Start of Available data
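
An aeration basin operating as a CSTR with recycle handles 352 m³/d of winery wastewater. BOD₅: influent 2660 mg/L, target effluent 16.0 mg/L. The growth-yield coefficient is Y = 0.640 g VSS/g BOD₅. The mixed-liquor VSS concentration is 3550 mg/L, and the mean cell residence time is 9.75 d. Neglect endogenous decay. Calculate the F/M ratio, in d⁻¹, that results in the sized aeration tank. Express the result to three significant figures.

Biomass mass balance (decay neglected): V·X = Y·Q·(S₀ − S)·θ_c, so V = 0.640 × 352 × (2660 − 16.0) × 9.75 / 3550 = 1636 m³.
F/M = applied load / biomass = Q·S₀/(V·X) = 352 × 2660 / (1636 × 3550) = 0.1612 d⁻¹.

F/M ≈ 0.161 d⁻¹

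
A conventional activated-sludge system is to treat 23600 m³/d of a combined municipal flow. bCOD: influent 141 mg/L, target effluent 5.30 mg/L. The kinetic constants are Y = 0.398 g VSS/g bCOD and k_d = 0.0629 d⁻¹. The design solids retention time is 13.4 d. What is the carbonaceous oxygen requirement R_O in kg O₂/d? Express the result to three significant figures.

R_O ≈ 2220 kg O₂/d

Correct the yield for decay: Y_obs = Y/(1 + k_d θ_c) = 0.398 / (1 + 0.0629 × 13.4) = 0.398 / 1.843 = 0.2160.
Q·(S₀ − S) = 23600 × (141 − 5.30) × 10⁻³ = 3203 kg/d removed.
Net sludge production P_X = 0.2160 × 3203 = 691.6 kg VSS/d.
Carbonaceous O₂ demand = substrate oxidised − cell-mass equivalent = 3203 − 1.42 × 691.6 = 2220 kg O₂/d.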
End of Available data
* **Exercise instructions**:
Every entry is to be returned exactly, with nothing dropped.

* **Solution**:
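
An aeration basin operating as a CSTR with recycle handles 352 m³/d of winery wastewater. BOD₅: influent 2660 mg/L, target effluent 16.0 mg/L. The growth-yield coefficient is Y = 0.640 g VSS/g BOD₅. The mixed-liquor VSS concentration is 3550 mg/L, and the mean cell residence time is 9.75 d. Neglect endogenous decay. Calculate the F/M ratio, in d⁻¹, that results in the sized aeration tank. Express the result to three significant figures.

Biomass mass balance (decay neglected): V·X = Y·Q·(S₀ − S)·θ_c, so V = 0.640 × 352 × (2660 − 16.0) × 9.75 / 3550 = 1636 m³.
F/M = applied load / biomass = Q·S₀/(V·X) = 352 × 2660 / (1636 × 3550) = 0.1612 d⁻¹.

F/M ≈ 0.161 d⁻¹

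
A conventional activated-sludge system is to treat 23600 m³/d of a combined municipal flow. bCOD: influent 141 mg/L, target effluent 5.30 mg/L. The kinetic constants are Y = 0.398 g VSS/g bCOD and k_d = 0.0629 d⁻¹. The design solids retention time is 13.4 d. What is the carbonaceous oxygen requirement R_O in kg O₂/d? Express the result to three significant figures.

R_O ≈ 2220 kg O₂/d

Correct the yield for decay: Y_obs = Y/(1 + k_d θ_c) = 0.398 / (1 + 0.0629 × 13.4) = 0.398 / 1.843 = 0.2160.
Q·(S₀ − S) = 23600 × (141 − 5.30) × 10⁻³ = 3203 kg/d removed.
Net sludge production P_X = 0.2160 × 3203 = 691.6 kg VSS/d.
Carbonaceous O₂ demand = substrate oxidised − cell-mass equivalent = 3203 − 1.42 × 691.6 = 2220 kg O₂/d.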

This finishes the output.